Description of the task = Begin at the line that contains "M ::= when e do M otherwise M" and repeat every line from there to the end of the records below, inclusive, without adding any other line.
============
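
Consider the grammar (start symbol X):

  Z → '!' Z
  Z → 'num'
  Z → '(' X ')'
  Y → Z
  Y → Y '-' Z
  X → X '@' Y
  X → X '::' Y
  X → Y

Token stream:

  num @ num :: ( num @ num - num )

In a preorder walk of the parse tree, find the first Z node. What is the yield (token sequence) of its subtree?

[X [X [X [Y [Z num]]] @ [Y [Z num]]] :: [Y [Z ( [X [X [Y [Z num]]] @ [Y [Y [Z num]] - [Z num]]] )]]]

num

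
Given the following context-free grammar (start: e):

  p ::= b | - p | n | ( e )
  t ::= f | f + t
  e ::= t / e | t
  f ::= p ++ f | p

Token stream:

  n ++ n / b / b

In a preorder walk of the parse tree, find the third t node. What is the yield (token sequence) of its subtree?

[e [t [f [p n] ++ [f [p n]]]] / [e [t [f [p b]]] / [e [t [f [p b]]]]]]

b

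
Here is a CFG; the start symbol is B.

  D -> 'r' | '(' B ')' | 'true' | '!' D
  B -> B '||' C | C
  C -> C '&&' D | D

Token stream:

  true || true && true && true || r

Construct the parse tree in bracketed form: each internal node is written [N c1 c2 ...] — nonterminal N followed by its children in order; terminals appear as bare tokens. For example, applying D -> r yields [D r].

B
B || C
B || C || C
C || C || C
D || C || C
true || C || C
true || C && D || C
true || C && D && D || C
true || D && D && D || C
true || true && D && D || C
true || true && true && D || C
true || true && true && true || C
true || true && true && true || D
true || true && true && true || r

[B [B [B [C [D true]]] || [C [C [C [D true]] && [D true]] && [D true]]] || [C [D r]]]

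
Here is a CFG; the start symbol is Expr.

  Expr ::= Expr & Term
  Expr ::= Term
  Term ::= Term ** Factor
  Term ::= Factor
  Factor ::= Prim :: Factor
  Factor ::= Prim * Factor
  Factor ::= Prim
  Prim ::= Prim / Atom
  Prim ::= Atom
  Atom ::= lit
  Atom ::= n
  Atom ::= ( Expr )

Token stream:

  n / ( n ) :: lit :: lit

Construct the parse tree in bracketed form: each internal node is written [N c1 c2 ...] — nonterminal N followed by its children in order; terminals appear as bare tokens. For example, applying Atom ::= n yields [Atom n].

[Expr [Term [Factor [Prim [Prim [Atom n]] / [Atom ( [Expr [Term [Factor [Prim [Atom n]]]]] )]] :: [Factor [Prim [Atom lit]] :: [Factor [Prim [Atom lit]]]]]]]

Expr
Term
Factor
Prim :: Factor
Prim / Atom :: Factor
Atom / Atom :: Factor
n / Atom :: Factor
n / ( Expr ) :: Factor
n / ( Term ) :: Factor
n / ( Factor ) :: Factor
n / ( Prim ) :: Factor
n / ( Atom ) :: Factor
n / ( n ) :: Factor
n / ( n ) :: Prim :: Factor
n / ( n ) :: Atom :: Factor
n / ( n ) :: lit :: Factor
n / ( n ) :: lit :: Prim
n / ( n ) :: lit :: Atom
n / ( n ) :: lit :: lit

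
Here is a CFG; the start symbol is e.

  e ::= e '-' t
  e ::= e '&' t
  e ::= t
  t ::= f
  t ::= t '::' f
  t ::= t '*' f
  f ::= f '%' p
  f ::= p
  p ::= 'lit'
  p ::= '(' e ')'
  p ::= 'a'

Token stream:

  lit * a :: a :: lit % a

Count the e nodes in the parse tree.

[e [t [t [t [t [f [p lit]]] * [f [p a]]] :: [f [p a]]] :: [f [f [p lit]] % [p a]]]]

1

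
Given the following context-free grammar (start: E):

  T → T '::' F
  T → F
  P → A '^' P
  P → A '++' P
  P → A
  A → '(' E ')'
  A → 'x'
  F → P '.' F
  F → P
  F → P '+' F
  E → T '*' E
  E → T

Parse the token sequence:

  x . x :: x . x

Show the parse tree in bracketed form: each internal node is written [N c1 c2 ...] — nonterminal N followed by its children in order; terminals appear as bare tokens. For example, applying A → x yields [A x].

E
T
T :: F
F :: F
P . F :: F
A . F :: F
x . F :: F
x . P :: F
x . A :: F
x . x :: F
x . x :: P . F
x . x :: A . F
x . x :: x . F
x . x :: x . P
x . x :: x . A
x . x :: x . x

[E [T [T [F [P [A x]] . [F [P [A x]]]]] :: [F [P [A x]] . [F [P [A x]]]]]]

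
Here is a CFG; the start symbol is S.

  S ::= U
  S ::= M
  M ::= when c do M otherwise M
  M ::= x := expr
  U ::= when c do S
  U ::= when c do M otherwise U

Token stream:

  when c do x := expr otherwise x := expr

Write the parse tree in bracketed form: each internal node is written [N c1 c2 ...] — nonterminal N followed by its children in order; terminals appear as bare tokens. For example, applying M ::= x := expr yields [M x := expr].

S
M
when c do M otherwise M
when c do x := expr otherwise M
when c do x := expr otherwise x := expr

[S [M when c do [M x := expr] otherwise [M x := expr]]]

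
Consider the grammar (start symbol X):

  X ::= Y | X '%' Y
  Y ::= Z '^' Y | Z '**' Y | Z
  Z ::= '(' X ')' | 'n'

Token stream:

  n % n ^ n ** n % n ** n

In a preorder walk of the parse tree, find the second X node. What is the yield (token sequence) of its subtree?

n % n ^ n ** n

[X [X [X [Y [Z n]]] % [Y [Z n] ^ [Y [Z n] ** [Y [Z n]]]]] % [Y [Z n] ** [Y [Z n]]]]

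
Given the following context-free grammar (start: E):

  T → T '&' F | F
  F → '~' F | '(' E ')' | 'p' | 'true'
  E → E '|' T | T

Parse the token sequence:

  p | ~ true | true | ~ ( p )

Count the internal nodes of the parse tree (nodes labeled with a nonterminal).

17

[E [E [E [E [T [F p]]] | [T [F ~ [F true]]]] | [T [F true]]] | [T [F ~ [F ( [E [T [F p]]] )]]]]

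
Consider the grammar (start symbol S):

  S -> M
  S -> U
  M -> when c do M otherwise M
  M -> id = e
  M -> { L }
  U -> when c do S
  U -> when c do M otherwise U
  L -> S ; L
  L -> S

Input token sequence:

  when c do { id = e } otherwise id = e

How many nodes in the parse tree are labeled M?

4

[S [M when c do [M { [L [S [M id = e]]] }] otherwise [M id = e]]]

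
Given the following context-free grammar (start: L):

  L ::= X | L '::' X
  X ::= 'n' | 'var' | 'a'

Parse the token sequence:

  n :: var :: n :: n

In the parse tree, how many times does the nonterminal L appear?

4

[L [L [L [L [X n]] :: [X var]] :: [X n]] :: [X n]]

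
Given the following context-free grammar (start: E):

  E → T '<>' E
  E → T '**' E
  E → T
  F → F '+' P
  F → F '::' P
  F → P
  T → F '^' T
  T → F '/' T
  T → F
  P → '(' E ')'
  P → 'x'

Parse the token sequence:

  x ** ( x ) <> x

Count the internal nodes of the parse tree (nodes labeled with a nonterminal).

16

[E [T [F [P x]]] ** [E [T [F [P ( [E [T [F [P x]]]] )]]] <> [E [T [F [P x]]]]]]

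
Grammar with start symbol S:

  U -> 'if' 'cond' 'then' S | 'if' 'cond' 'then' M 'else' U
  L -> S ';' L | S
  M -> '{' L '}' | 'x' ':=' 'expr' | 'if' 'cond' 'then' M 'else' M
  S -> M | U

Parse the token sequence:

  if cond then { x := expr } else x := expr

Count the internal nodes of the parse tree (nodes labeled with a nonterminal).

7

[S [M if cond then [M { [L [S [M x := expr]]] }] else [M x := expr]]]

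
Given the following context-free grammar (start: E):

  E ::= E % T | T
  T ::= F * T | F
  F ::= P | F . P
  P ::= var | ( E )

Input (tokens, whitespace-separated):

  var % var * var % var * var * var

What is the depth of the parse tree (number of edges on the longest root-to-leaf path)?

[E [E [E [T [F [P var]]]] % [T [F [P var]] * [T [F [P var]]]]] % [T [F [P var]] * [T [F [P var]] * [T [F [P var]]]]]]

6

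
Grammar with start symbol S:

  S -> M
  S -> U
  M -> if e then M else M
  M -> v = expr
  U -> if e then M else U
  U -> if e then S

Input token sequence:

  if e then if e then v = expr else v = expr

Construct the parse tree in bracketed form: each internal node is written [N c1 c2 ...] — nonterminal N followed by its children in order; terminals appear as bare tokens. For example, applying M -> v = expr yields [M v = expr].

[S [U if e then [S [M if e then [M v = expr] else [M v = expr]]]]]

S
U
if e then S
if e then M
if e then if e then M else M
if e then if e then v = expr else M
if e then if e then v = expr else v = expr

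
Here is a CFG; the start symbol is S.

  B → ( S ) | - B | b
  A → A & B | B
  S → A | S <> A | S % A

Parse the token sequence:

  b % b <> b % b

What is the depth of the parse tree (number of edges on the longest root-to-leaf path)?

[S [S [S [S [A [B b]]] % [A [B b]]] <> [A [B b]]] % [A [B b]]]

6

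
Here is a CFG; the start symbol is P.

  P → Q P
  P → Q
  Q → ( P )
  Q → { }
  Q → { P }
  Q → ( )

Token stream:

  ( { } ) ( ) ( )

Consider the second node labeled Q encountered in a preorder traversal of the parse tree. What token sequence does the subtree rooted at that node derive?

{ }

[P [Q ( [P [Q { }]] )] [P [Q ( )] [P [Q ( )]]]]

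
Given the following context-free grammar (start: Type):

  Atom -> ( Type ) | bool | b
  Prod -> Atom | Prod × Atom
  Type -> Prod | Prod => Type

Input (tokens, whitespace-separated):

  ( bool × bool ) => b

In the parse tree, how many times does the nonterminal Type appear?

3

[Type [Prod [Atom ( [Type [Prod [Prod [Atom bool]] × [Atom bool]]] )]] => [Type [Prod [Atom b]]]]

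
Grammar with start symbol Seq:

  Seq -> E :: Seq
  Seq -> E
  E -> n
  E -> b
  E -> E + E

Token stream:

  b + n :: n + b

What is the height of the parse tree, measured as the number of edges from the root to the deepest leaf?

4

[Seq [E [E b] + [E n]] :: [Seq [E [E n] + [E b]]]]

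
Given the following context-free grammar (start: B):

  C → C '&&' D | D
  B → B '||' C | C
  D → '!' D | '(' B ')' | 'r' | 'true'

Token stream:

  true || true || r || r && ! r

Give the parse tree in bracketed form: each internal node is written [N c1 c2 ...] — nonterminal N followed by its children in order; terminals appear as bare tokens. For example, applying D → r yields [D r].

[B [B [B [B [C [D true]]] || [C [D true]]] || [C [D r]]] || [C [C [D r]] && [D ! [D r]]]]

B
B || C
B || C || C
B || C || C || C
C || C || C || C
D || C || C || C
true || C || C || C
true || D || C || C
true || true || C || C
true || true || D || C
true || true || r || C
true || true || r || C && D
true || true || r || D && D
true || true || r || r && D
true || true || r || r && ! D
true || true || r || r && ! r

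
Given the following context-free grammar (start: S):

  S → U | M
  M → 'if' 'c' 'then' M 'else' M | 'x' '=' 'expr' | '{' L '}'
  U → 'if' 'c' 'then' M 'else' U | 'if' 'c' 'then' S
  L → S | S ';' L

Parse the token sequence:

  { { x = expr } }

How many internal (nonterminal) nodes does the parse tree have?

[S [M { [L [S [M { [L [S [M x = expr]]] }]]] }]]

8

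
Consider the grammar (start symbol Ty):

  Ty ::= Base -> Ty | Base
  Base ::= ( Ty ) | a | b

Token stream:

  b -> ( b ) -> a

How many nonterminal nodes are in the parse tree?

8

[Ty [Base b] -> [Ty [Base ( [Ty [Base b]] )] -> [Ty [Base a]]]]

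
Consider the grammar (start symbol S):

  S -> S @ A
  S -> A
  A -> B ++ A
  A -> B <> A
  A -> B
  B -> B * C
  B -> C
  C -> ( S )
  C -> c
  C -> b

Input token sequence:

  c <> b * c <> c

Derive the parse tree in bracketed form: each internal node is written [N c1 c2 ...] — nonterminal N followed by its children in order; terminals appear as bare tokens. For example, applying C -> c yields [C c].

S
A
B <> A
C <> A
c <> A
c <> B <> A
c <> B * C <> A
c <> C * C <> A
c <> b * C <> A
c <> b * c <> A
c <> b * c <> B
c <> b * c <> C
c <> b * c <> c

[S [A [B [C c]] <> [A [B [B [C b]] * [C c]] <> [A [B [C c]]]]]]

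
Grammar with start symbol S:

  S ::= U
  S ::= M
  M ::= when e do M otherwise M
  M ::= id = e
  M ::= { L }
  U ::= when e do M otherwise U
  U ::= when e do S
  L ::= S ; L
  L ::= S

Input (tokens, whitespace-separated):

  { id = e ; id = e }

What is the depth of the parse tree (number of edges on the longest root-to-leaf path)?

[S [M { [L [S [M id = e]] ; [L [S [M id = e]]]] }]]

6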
============
Response box =
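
  M ::= when e do M otherwise M
  M ::= id = e
  M ::= { L }
  U ::= when e do M otherwise U
  U ::= when e do S
  L ::= S ; L
  L ::= S

Input (tokens, whitespace-separated):

  { id = e ; id = e }

What is the depth of the parse tree (number of edges on the longest root-to-leaf path)?

[S [M { [L [S [M id = e]] ; [L [S [M id = e]]]] }]]

6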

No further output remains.